Data for review: Begin

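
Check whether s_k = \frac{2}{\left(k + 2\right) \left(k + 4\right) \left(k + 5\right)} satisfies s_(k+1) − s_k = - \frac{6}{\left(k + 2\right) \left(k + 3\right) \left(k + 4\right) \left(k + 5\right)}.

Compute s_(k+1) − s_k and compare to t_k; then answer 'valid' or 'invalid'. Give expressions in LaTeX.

Invalid: residual \frac{16}{k^{5} + 20 k^{4} + 155 k^{3} + 580 k^{2} + 1044 k + 720} ≠ 0.

s_(k+1) = 2/((k + 3)*(k + 5)*(k + 6))
s_(k+1) − s_k = 2*(-3*k - 10)/(k**5 + 20*k**4 + 155*k**3 + 580*k**2 + 1044*k + 720)
(s_(k+1) − s_k) − t_k = 16/(k**5 + 20*k**4 + 155*k**3 + 580*k**2 + 1044*k + 720)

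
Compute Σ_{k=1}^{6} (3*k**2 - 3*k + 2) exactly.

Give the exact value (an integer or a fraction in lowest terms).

Compute t_(k+1)/t_k: get (3*k**2 + 3*k + 2)/(3*k**2 - 3*k + 2).
So A=1 and B=1, with C=k**2 - k + 2/3.
Key eq: (1)·f(k+1) = (1)·f(k) + (k**2 - k + 2/3).
Bound: deg f ≤ 3.
A polynomial solution: f(k) = k*(k**2 - 3*k + 4)/3.
Get s_k = R·t_k = k*(k**2 - 3*k + 4) with R(k) = B(k−1)f(k)/C(k) = k*(k**2 - 3*k + 4)/(3*k**2 - 3*k + 2).
Δs = 3*k**2 - 3*k + 2, as required.
Σ_(k=1)^(6) t_k = s_(7) − s_(1) = 224 − (2) = 222.

Σ = 222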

Data for review: End

_Work item:_ Reproduce the entries above in full, so that each one reads exactly as before.

_Exercise solution:_
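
Check whether s_k = \frac{2}{\left(k + 2\right) \left(k + 4\right) \left(k + 5\right)} satisfies s_(k+1) − s_k = - \frac{6}{\left(k + 2\right) \left(k + 3\right) \left(k + 4\right) \left(k + 5\right)}.

Compute s_(k+1) − s_k and compare to t_k; then answer 'valid' or 'invalid'. Give expressions in LaTeX.

Invalid: residual \frac{16}{k^{5} + 20 k^{4} + 155 k^{3} + 580 k^{2} + 1044 k + 720} ≠ 0.

s_(k+1) = 2/((k + 3)*(k + 5)*(k + 6))
s_(k+1) − s_k = 2*(-3*k - 10)/(k**5 + 20*k**4 + 155*k**3 + 580*k**2 + 1044*k + 720)
(s_(k+1) − s_k) − t_k = 16/(k**5 + 20*k**4 + 155*k**3 + 580*k**2 + 1044*k + 720)

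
Compute Σ_{k=1}^{6} (3*k**2 - 3*k + 2) exactly.

Give the exact value (an integer or a fraction in lowest terms).

Compute t_(k+1)/t_k: get (3*k**2 + 3*k + 2)/(3*k**2 - 3*k + 2).
So A=1 and B=1, with C=k**2 - k + 2/3.
Key eq: (1)·f(k+1) = (1)·f(k) + (k**2 - k + 2/3).
Bound: deg f ≤ 3.
A polynomial solution: f(k) = k*(k**2 - 3*k + 4)/3.
Get s_k = R·t_k = k*(k**2 - 3*k + 4) with R(k) = B(k−1)f(k)/C(k) = k*(k**2 - 3*k + 4)/(3*k**2 - 3*k + 2).
Δs = 3*k**2 - 3*k + 2, as required.
Σ_(k=1)^(6) t_k = s_(7) − s_(1) = 224 − (2) = 222.

Σ = 222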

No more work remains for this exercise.